**Activity**
The expected output is the line holding "A further draw" plus every line after it through the end of the listing, copied exactly.

Material for this exercise: Begin

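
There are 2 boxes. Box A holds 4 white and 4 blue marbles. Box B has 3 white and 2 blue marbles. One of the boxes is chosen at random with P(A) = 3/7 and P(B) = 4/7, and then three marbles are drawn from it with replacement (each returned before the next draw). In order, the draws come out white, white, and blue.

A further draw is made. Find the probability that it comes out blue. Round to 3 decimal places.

0.439

For each hypothesis, P(data | H) works out to: P(data | box A) = (4/8)(4/8)(4/8) = 0.125; P(data | box B) = (3/5)(3/5)(2/5) = 0.144.
Weighting by the prior gives 3/7 · 0.125 = 0.053571, 4/7 · 0.144 = 0.082286; summing to 0.13586.
The posterior is then P(box A | data) = 0.39432, P(box B | data) = 0.60568.
Averaging over the posterior, P(blue next | data) = (1/2)(0.39432) + (2/5)(0.60568) = 0.43943.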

Material for this exercise: End

**Exercise response**
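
A further draw is made. Find the probability that it comes out blue. Round to 3 decimal places.

0.439

For each hypothesis, P(data | H) works out to: P(data | box A) = (4/8)(4/8)(4/8) = 0.125; P(data | box B) = (3/5)(3/5)(2/5) = 0.144.
Weighting by the prior gives 3/7 · 0.125 = 0.053571, 4/7 · 0.144 = 0.082286; summing to 0.13586.
The posterior is then P(box A | data) = 0.39432, P(box B | data) = 0.60568.
Averaging over the posterior, P(blue next | data) = (1/2)(0.39432) + (2/5)(0.60568) = 0.43943.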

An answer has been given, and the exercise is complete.